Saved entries
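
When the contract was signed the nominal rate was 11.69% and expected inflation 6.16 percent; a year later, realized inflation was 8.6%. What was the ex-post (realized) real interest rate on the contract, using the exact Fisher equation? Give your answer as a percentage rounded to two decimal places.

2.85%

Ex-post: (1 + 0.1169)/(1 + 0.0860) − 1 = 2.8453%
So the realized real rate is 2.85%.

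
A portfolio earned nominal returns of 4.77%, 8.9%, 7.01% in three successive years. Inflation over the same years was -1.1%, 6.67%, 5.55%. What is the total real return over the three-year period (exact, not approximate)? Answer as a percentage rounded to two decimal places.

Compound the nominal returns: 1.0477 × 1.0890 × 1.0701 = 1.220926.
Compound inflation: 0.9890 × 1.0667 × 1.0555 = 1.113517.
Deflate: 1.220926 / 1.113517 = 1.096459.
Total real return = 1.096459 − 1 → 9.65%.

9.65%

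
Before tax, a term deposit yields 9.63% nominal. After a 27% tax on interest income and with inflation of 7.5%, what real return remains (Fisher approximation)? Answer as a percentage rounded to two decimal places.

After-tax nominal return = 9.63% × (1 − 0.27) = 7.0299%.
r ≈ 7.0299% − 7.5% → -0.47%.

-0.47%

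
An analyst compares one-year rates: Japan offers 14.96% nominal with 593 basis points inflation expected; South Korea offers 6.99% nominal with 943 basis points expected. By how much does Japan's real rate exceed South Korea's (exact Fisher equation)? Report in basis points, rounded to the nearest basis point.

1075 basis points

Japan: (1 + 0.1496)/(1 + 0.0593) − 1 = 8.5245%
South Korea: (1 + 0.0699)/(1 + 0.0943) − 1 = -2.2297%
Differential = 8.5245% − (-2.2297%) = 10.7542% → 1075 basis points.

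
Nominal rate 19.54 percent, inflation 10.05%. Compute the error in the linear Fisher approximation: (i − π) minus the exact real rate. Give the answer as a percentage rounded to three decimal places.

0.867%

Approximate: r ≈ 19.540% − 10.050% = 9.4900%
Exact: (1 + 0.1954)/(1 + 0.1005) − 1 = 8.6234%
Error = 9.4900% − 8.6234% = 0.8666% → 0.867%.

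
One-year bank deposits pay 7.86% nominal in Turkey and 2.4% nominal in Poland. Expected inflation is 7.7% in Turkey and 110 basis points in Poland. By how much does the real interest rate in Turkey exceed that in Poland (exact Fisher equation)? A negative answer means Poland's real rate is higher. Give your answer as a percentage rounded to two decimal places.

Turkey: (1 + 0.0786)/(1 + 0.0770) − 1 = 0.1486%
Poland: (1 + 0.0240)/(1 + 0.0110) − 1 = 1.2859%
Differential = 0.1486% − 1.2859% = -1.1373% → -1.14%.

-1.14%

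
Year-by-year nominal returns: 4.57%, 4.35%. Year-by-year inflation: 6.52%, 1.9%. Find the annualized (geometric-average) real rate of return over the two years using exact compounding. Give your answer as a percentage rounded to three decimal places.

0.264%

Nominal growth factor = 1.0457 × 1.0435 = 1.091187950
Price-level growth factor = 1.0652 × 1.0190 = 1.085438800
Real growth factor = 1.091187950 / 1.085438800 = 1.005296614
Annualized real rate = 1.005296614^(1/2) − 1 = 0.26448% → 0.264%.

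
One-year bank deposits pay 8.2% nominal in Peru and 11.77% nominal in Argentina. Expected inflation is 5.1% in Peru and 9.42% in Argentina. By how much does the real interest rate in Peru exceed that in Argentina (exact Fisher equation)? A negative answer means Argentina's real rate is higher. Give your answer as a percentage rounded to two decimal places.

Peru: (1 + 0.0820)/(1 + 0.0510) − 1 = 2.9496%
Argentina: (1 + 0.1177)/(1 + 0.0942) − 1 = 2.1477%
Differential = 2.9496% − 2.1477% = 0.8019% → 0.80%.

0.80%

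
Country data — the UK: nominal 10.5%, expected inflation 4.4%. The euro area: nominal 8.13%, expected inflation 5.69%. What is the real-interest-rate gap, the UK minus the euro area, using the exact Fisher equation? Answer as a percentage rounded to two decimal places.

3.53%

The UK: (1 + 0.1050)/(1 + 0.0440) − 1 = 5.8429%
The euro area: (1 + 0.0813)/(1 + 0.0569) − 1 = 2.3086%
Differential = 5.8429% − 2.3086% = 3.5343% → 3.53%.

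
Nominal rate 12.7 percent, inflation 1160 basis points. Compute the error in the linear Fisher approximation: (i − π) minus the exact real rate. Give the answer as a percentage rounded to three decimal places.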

==

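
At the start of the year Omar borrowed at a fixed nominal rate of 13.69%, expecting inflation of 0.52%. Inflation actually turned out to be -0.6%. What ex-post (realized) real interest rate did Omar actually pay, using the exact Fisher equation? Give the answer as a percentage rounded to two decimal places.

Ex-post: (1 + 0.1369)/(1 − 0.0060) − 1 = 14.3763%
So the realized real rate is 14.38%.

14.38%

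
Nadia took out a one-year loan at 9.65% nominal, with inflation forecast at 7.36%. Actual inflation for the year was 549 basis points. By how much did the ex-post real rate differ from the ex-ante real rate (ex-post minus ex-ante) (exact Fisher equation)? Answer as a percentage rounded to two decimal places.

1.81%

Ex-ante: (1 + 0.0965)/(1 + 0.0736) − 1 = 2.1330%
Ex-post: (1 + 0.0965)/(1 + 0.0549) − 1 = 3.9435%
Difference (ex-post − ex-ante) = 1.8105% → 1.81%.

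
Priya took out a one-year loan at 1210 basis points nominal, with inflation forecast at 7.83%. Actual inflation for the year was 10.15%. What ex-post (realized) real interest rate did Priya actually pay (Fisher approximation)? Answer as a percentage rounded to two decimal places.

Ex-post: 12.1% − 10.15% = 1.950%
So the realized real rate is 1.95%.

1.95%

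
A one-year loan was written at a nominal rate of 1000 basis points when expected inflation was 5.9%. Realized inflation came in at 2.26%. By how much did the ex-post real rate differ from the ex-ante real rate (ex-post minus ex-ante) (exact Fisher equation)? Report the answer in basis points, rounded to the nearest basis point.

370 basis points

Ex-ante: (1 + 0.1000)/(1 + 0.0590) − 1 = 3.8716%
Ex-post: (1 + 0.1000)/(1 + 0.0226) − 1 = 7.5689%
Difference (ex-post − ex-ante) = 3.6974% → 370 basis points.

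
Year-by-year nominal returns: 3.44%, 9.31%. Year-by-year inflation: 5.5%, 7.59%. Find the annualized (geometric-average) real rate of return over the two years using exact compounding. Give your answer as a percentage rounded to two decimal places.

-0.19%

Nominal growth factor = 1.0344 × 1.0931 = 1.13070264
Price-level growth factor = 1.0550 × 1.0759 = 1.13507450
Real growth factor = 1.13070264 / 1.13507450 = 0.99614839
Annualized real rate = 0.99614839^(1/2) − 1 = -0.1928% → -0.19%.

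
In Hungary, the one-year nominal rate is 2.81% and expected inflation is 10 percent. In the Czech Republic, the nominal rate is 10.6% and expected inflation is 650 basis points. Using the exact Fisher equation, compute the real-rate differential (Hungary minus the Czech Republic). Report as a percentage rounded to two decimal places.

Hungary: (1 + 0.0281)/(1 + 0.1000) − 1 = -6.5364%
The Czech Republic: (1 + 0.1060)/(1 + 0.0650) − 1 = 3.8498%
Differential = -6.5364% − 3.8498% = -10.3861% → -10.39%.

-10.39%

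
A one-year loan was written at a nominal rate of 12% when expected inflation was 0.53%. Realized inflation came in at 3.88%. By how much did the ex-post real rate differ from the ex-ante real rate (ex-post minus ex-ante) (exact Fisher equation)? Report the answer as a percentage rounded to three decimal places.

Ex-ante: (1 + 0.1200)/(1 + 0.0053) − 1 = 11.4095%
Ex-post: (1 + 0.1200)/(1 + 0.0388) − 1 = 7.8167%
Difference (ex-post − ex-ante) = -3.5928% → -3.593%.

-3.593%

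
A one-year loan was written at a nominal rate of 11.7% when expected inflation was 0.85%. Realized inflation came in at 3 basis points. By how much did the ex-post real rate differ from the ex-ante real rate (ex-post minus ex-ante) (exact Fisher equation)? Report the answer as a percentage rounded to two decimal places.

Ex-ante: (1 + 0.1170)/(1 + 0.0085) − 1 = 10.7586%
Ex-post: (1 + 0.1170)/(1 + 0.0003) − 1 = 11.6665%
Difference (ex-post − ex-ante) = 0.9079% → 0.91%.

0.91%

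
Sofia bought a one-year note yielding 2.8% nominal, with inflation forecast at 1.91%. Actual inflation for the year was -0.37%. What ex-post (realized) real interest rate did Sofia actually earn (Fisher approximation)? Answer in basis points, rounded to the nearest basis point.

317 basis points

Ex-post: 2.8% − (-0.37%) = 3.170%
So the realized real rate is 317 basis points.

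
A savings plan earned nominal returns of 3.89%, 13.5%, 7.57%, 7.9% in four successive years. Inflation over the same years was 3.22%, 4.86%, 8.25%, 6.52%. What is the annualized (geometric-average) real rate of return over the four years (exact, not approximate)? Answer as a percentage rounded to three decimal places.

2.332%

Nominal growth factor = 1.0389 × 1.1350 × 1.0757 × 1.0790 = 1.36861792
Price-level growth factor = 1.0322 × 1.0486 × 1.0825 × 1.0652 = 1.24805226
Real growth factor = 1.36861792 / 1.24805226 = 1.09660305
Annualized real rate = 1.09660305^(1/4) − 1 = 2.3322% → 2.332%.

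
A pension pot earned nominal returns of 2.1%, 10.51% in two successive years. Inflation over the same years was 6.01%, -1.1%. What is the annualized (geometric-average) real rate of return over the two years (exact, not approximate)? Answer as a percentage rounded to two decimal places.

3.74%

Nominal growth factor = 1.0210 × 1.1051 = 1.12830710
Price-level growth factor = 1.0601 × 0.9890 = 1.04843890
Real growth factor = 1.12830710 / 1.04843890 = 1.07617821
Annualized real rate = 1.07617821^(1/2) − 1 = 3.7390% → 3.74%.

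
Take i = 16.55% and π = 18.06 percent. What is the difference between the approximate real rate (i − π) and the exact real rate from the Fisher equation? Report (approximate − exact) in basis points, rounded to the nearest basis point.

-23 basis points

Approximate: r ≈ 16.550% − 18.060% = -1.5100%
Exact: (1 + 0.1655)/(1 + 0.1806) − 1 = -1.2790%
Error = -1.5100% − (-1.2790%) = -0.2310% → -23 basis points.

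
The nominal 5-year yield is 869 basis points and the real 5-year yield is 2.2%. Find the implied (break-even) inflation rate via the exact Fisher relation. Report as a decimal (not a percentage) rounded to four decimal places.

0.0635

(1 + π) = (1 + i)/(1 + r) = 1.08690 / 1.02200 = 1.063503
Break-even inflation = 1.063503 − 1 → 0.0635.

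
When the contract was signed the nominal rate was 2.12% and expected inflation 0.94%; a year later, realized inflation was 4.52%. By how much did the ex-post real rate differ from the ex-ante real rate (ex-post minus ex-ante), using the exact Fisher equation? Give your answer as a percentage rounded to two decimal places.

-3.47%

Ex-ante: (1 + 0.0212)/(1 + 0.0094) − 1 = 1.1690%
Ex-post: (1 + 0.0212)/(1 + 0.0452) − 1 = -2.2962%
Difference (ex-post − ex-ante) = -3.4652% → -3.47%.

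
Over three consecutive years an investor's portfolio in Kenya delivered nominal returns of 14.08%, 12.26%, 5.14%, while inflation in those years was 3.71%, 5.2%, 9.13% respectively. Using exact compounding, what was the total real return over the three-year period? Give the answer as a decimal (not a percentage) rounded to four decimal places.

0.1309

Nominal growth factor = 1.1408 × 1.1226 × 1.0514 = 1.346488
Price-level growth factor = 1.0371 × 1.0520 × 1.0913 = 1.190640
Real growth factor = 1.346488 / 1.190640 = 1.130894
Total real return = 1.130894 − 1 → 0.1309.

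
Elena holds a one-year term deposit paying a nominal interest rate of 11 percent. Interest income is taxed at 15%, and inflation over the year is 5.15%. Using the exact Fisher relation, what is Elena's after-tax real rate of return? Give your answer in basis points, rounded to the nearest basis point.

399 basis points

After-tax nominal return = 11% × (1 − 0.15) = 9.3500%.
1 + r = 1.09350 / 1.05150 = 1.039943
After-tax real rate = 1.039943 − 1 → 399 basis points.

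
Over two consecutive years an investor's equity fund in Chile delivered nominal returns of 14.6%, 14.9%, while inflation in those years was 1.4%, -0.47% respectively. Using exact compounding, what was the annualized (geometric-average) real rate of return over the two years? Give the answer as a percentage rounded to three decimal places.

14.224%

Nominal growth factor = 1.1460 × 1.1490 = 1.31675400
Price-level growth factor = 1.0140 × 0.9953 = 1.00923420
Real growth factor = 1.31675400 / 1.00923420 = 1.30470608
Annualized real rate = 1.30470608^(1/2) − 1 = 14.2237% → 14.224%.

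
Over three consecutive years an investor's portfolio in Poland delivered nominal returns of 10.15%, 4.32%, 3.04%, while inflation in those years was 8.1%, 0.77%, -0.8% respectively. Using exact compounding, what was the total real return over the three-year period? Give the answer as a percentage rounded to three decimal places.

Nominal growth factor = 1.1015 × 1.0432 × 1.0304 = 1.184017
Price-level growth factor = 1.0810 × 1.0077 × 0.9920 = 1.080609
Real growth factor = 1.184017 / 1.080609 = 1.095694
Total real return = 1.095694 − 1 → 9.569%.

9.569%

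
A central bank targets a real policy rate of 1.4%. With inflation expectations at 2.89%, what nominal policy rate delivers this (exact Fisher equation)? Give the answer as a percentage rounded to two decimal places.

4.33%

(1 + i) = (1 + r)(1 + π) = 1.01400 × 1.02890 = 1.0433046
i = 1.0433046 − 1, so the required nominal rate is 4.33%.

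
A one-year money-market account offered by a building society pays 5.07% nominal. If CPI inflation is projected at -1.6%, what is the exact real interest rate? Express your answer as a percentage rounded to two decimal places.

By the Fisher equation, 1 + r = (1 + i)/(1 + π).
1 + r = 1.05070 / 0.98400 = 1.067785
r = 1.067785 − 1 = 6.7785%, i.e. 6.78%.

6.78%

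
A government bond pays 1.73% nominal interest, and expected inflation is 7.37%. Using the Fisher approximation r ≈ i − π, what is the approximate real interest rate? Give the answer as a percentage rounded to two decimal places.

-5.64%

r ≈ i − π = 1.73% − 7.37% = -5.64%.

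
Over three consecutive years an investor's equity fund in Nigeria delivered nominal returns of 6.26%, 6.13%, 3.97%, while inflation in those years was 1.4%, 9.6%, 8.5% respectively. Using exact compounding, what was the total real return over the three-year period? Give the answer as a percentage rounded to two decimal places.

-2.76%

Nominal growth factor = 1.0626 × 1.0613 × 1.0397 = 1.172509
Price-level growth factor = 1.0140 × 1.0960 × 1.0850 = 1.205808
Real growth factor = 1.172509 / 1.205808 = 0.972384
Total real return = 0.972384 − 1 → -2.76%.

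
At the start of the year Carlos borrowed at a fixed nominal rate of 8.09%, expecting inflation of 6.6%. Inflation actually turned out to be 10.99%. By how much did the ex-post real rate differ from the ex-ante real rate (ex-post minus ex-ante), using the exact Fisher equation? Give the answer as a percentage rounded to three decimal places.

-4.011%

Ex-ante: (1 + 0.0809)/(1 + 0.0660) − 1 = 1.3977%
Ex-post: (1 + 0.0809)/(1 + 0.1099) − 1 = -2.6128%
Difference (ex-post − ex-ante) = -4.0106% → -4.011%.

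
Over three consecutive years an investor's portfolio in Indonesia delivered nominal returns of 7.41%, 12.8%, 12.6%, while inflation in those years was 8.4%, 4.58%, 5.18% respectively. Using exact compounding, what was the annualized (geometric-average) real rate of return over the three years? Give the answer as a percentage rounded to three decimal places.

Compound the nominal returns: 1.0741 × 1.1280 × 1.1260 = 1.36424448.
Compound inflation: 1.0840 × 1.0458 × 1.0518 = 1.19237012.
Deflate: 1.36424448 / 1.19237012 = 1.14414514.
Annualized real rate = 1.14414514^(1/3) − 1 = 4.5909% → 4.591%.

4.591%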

## [Problem]
Copy out each line of the data above, exactly, if it lies between the line holding "One-year bank deposits pay 8.2%" and the line holding "Nominal rate 12.7", inclusive; copy no other line.

## [Expected output]
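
One-year bank deposits pay 8.2% nominal in Peru and 11.77% nominal in Argentina. Expected inflation is 5.1% in Peru and 9.42% in Argentina. By how much does the real interest rate in Peru exceed that in Argentina (exact Fisher equation)? A negative answer means Argentina's real rate is higher. Give your answer as a percentage rounded to two decimal places.

Peru: (1 + 0.0820)/(1 + 0.0510) − 1 = 2.9496%
Argentina: (1 + 0.1177)/(1 + 0.0942) − 1 = 2.1477%
Differential = 2.9496% − 2.1477% = 0.8019% → 0.80%.

0.80%

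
Country data — the UK: nominal 10.5%, expected inflation 4.4%. The euro area: nominal 8.13%, expected inflation 5.69%. What is the real-interest-rate gap, the UK minus the euro area, using the exact Fisher equation? Answer as a percentage rounded to two decimal places.

3.53%

The UK: (1 + 0.1050)/(1 + 0.0440) − 1 = 5.8429%
The euro area: (1 + 0.0813)/(1 + 0.0569) − 1 = 2.3086%
Differential = 5.8429% − 2.3086% = 3.5343% → 3.53%.

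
Nominal rate 12.7 percent, inflation 1160 basis points. Compute the error in the linear Fisher approximation: (i − π) minus the exact real rate. Give the answer as a percentage rounded to three decimal places.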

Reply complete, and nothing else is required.